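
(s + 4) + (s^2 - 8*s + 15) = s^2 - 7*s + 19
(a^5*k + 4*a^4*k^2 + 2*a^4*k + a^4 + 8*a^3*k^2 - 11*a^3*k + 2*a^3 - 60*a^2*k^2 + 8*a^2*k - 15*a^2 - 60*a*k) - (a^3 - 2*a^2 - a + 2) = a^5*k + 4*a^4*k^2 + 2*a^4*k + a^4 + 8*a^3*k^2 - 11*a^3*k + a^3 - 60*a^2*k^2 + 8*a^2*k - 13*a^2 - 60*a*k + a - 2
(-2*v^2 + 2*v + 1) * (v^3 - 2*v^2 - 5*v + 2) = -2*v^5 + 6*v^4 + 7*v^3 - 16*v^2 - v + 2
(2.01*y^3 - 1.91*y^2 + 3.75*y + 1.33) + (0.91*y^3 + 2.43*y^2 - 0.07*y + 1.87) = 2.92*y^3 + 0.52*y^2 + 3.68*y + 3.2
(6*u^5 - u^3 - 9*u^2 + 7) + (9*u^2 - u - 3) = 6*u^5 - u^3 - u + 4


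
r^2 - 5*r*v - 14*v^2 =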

· · · ·

PROBLEM DESCRIPTION: Look above for the line containing "(-2*v^2 + 2*v", then transcribe it and all lines after it through the last, exactly and with nothing else.

RESULT FOR THIS TASK:
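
(-2*v^2 + 2*v + 1) * (v^3 - 2*v^2 - 5*v + 2) = -2*v^5 + 6*v^4 + 7*v^3 - 16*v^2 - v + 2
(2.01*y^3 - 1.91*y^2 + 3.75*y + 1.33) + (0.91*y^3 + 2.43*y^2 - 0.07*y + 1.87) = 2.92*y^3 + 0.52*y^2 + 3.68*y + 3.2
(6*u^5 - u^3 - 9*u^2 + 7) + (9*u^2 - u - 3) = 6*u^5 - u^3 - u + 4


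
r^2 - 5*r*v - 14*v^2 =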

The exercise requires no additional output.